Collected data entries
* * *
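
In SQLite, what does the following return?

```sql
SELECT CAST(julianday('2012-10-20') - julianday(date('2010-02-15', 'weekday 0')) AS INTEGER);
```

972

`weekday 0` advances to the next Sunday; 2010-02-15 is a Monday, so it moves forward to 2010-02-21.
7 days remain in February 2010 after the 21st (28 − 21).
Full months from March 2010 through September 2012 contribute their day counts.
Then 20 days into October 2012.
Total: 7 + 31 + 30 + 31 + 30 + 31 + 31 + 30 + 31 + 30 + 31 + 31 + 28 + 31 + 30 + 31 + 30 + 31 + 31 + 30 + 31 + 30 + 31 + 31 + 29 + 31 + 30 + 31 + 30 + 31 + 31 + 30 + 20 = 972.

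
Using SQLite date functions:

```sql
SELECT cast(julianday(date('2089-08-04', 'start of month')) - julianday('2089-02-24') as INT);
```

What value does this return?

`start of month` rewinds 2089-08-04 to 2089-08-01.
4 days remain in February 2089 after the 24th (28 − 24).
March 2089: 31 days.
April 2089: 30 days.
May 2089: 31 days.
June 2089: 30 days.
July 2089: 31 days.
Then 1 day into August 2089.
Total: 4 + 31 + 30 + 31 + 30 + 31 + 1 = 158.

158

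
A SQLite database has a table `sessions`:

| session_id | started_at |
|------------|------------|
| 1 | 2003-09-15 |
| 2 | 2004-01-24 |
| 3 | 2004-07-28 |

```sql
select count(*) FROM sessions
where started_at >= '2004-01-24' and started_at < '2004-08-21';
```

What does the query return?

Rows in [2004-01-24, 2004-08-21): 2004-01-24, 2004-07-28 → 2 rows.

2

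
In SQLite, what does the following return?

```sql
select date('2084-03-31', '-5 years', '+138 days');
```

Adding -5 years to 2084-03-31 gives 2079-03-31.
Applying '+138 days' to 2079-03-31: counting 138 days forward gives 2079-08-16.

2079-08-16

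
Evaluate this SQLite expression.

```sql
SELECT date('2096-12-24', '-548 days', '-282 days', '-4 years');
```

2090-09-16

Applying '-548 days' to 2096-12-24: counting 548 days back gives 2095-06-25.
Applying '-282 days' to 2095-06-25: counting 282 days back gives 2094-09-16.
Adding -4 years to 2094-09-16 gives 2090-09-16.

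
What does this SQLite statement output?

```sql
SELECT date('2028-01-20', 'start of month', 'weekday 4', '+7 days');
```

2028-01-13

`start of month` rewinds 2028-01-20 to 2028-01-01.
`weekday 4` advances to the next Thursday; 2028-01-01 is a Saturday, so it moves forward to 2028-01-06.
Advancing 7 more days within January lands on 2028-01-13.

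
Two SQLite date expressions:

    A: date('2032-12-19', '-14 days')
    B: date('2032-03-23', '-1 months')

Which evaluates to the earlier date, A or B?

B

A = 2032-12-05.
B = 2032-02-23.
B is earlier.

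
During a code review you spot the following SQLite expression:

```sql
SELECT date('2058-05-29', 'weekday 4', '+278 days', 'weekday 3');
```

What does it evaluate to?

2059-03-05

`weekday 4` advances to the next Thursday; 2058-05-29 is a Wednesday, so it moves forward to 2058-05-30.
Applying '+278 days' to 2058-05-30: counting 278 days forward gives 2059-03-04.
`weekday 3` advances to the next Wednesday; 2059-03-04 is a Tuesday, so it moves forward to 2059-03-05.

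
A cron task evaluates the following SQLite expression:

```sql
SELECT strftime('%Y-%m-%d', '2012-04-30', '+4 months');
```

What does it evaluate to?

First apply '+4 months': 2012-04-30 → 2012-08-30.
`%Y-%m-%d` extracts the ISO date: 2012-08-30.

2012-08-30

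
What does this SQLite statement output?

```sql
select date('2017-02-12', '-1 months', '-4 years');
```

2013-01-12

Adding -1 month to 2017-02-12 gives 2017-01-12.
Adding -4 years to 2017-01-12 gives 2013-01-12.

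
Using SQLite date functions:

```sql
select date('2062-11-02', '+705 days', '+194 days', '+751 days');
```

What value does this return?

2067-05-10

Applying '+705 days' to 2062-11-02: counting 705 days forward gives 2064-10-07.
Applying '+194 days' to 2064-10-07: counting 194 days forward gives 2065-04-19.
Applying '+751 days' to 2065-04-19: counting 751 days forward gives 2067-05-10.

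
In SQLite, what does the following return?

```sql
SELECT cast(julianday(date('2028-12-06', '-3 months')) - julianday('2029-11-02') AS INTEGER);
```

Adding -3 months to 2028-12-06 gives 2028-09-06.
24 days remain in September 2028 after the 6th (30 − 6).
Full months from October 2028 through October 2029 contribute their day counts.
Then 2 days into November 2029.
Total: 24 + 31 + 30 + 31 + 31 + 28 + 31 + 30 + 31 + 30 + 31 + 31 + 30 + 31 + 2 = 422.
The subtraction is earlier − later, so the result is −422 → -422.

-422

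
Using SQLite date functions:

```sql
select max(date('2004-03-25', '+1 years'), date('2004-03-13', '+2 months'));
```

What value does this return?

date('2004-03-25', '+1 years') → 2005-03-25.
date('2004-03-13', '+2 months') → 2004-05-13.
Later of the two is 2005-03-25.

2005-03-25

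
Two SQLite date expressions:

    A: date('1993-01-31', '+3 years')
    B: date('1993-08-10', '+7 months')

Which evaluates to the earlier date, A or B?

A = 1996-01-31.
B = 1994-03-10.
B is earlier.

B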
* * *
• ABOUT THIS TASK
Return every entry exactly; no line may be missing.

• SOLUTION
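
In SQLite, what does the following return?

```sql
SELECT CAST(julianday('2012-10-20') - julianday(date('2010-02-15', 'weekday 0')) AS INTEGER);
```

972

`weekday 0` advances to the next Sunday; 2010-02-15 is a Monday, so it moves forward to 2010-02-21.
7 days remain in February 2010 after the 21st (28 − 21).
Full months from March 2010 through September 2012 contribute their day counts.
Then 20 days into October 2012.
Total: 7 + 31 + 30 + 31 + 30 + 31 + 31 + 30 + 31 + 30 + 31 + 31 + 28 + 31 + 30 + 31 + 30 + 31 + 31 + 30 + 31 + 30 + 31 + 31 + 29 + 31 + 30 + 31 + 30 + 31 + 31 + 30 + 20 = 972.

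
Using SQLite date functions:

```sql
SELECT cast(julianday(date('2089-08-04', 'start of month')) - julianday('2089-02-24') as INT);
```

What value does this return?

`start of month` rewinds 2089-08-04 to 2089-08-01.
4 days remain in February 2089 after the 24th (28 − 24).
March 2089: 31 days.
April 2089: 30 days.
May 2089: 31 days.
June 2089: 30 days.
July 2089: 31 days.
Then 1 day into August 2089.
Total: 4 + 31 + 30 + 31 + 30 + 31 + 1 = 158.

158

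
A SQLite database has a table `sessions`:

| session_id | started_at |
|------------|------------|
| 1 | 2003-09-15 |
| 2 | 2004-01-24 |
| 3 | 2004-07-28 |

```sql
select count(*) FROM sessions
where started_at >= '2004-01-24' and started_at < '2004-08-21';
```

What does the query return?

Rows in [2004-01-24, 2004-08-21): 2004-01-24, 2004-07-28 → 2 rows.

2

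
In SQLite, what does the following return?

```sql
select date('2084-03-31', '-5 years', '+138 days');
```

Adding -5 years to 2084-03-31 gives 2079-03-31.
Applying '+138 days' to 2079-03-31: counting 138 days forward gives 2079-08-16.

2079-08-16

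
Evaluate this SQLite expression.

```sql
SELECT date('2096-12-24', '-548 days', '-282 days', '-4 years');
```

2090-09-16

Applying '-548 days' to 2096-12-24: counting 548 days back gives 2095-06-25.
Applying '-282 days' to 2095-06-25: counting 282 days back gives 2094-09-16.
Adding -4 years to 2094-09-16 gives 2090-09-16.

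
What does this SQLite statement output?

```sql
SELECT date('2028-01-20', 'start of month', 'weekday 4', '+7 days');
```

2028-01-13

`start of month` rewinds 2028-01-20 to 2028-01-01.
`weekday 4` advances to the next Thursday; 2028-01-01 is a Saturday, so it moves forward to 2028-01-06.
Advancing 7 more days within January lands on 2028-01-13.

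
Two SQLite date expressions:

    A: date('2032-12-19', '-14 days')
    B: date('2032-03-23', '-1 months')

Which evaluates to the earlier date, A or B?

B

A = 2032-12-05.
B = 2032-02-23.
B is earlier.

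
During a code review you spot the following SQLite expression:

```sql
SELECT date('2058-05-29', 'weekday 4', '+278 days', 'weekday 3');
```

What does it evaluate to?

2059-03-05

`weekday 4` advances to the next Thursday; 2058-05-29 is a Wednesday, so it moves forward to 2058-05-30.
Applying '+278 days' to 2058-05-30: counting 278 days forward gives 2059-03-04.
`weekday 3` advances to the next Wednesday; 2059-03-04 is a Tuesday, so it moves forward to 2059-03-05.

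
A cron task evaluates the following SQLite expression:

```sql
SELECT strftime('%Y-%m-%d', '2012-04-30', '+4 months');
```

What does it evaluate to?

First apply '+4 months': 2012-04-30 → 2012-08-30.
`%Y-%m-%d` extracts the ISO date: 2012-08-30.

2012-08-30

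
What does this SQLite statement output?

```sql
select date('2017-02-12', '-1 months', '-4 years');
```

2013-01-12

Adding -1 month to 2017-02-12 gives 2017-01-12.
Adding -4 years to 2017-01-12 gives 2013-01-12.

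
Using SQLite date functions:

```sql
select date('2062-11-02', '+705 days', '+194 days', '+751 days');
```

What value does this return?

2067-05-10

Applying '+705 days' to 2062-11-02: counting 705 days forward gives 2064-10-07.
Applying '+194 days' to 2064-10-07: counting 194 days forward gives 2065-04-19.
Applying '+751 days' to 2065-04-19: counting 751 days forward gives 2067-05-10.

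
In SQLite, what does the following return?

```sql
SELECT cast(julianday(date('2028-12-06', '-3 months')) - julianday('2029-11-02') AS INTEGER);
```

Adding -3 months to 2028-12-06 gives 2028-09-06.
24 days remain in September 2028 after the 6th (30 − 6).
Full months from October 2028 through October 2029 contribute their day counts.
Then 2 days into November 2029.
Total: 24 + 31 + 30 + 31 + 31 + 28 + 31 + 30 + 31 + 30 + 31 + 31 + 30 + 31 + 2 = 422.
The subtraction is earlier − later, so the result is −422 → -422.

-422

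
Using SQLite date functions:

```sql
select max(date('2004-03-25', '+1 years'), date('2004-03-13', '+2 months'));
```

What value does this return?

date('2004-03-25', '+1 years') → 2005-03-25.
date('2004-03-13', '+2 months') → 2004-05-13.
Later of the two is 2005-03-25.

2005-03-25

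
Two SQLite date expressions:

    A: date('1993-01-31', '+3 years')
    B: date('1993-08-10', '+7 months')

Which evaluates to the earlier date, A or B?

A = 1996-01-31.
B = 1994-03-10.
B is earlier.

B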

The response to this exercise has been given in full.